» Task objective:
For the material below, return exactly the lines starting at the one holding "Desktop: 69x24" and ending at the one holding "8|The system manages", counting both as part of the range.

» Data extracts:
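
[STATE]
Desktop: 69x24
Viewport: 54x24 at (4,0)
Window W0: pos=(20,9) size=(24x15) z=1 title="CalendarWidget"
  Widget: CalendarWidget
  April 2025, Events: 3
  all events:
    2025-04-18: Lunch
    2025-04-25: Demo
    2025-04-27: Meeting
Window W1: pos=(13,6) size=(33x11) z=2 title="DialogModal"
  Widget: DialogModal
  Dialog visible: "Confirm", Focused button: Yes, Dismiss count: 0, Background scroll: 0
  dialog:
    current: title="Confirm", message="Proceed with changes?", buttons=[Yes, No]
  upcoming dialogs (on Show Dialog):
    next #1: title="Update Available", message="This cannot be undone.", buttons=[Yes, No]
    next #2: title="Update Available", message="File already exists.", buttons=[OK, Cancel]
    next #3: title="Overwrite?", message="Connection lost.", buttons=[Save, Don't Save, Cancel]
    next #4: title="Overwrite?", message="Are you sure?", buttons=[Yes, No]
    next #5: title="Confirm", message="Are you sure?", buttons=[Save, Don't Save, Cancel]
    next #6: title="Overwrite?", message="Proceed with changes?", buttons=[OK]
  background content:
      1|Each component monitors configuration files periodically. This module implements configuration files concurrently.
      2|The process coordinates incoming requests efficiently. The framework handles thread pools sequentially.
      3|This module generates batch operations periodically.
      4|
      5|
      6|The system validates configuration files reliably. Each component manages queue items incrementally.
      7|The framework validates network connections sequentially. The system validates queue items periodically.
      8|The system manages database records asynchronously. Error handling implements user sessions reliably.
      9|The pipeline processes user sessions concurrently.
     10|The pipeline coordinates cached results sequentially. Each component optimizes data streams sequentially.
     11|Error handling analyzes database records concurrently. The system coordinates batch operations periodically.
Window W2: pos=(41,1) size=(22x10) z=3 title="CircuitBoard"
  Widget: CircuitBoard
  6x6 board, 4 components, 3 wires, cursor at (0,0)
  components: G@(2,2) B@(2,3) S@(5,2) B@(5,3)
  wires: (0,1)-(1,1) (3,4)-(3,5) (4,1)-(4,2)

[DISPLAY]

                                                      
                                     ┏━━━━━━━━━━━━━━━━
                                     ┃ CircuitBoard   
                                     ┠────────────────
                                     ┃   0 1 2 3 4 5  
                                     ┃0  [.]  ·       
         ┏━━━━━━━━━━━━━━━━━━━━━━━━━━━┃        │       
         ┃ DialogModal               ┃1       ·       
         ┠───────────────────────────┃                
         ┃Each component monitors con┃2           G   
         ┃The┌───────────────────────┗━━━━━━━━━━━━━━━━
         ┃Thi│        Confirm        │ope┃            
         ┃   │ Proceed with changes? │   ┃            
         ┃   │       [Yes]  No       │   ┃            
         ┃The└───────────────────────┘rat┃            
         ┃The framework validates network┃            
         ┗━━━━━━━━━━━━━━━━━━━━━━━━━━━━━━━┛            
                ┃21 22 23 24 25* 26 27*┃              
                ┃28 29 30              ┃              
                ┃                      ┃              
                ┃                      ┃              
                ┃                      ┃              
                ┃                      ┃              
                ┗━━━━━━━━━━━━━━━━━━━━━━┛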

» Solution:
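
Desktop: 69x24
Viewport: 54x24 at (4,0)
Window W0: pos=(20,9) size=(24x15) z=1 title="CalendarWidget"
  Widget: CalendarWidget
  April 2025, Events: 3
  all events:
    2025-04-18: Lunch
    2025-04-25: Demo
    2025-04-27: Meeting
Window W1: pos=(13,6) size=(33x11) z=2 title="DialogModal"
  Widget: DialogModal
  Dialog visible: "Confirm", Focused button: Yes, Dismiss count: 0, Background scroll: 0
  dialog:
    current: title="Confirm", message="Proceed with changes?", buttons=[Yes, No]
  upcoming dialogs (on Show Dialog):
    next #1: title="Update Available", message="This cannot be undone.", buttons=[Yes, No]
    next #2: title="Update Available", message="File already exists.", buttons=[OK, Cancel]
    next #3: title="Overwrite?", message="Connection lost.", buttons=[Save, Don't Save, Cancel]
    next #4: title="Overwrite?", message="Are you sure?", buttons=[Yes, No]
    next #5: title="Confirm", message="Are you sure?", buttons=[Save, Don't Save, Cancel]
    next #6: title="Overwrite?", message="Proceed with changes?", buttons=[OK]
  background content:
      1|Each component monitors configuration files periodically. This module implements configuration files concurrently.
      2|The process coordinates incoming requests efficiently. The framework handles thread pools sequentially.
      3|This module generates batch operations periodically.
      4|
      5|
      6|The system validates configuration files reliably. Each component manages queue items incrementally.
      7|The framework validates network connections sequentially. The system validates queue items periodically.
      8|The system manages database records asynchronously. Error handling implements user sessions reliably.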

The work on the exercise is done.